-------- DATA RECORDS

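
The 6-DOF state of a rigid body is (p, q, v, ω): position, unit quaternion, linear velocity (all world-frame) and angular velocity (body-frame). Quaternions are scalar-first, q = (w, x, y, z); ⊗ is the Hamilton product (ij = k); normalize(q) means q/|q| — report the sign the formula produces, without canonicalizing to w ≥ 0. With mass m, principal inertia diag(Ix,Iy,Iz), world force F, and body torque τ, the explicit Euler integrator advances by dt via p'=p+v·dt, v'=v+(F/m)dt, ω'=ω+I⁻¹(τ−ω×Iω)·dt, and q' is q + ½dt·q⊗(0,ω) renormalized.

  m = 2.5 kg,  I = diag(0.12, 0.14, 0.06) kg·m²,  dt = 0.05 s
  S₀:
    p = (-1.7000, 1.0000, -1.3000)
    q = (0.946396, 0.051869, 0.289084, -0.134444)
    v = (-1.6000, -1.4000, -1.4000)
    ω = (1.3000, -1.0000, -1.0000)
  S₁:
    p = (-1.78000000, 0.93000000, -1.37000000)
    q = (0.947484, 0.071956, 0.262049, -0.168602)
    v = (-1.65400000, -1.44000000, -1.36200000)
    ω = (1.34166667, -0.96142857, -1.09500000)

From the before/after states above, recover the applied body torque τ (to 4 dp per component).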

----------------

» EXERCISE INSTRUCTIONS:
From the records above, show each line that contains the word "torque".

» ANSWER FOR THE TASK:
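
The 6-DOF state of a rigid body is (p, q, v, ω): position, unit quaternion, linear velocity (all world-frame) and angular velocity (body-frame). Quaternions are scalar-first, q = (w, x, y, z); ⊗ is the Hamilton product (ij = k); normalize(q) means q/|q| — report the sign the formula produces, without canonicalizing to w ≥ 0. With mass m, principal inertia diag(Ix,Iy,Iz), world force F, and body torque τ, the explicit Euler integrator advances by dt via p'=p+v·dt, v'=v+(F/m)dt, ω'=ω+I⁻¹(τ−ω×Iω)·dt, and q' is q + ½dt·q⊗(0,ω) renormalized.
From the before/after states above, recover the applied body torque τ (to 4 dp per component).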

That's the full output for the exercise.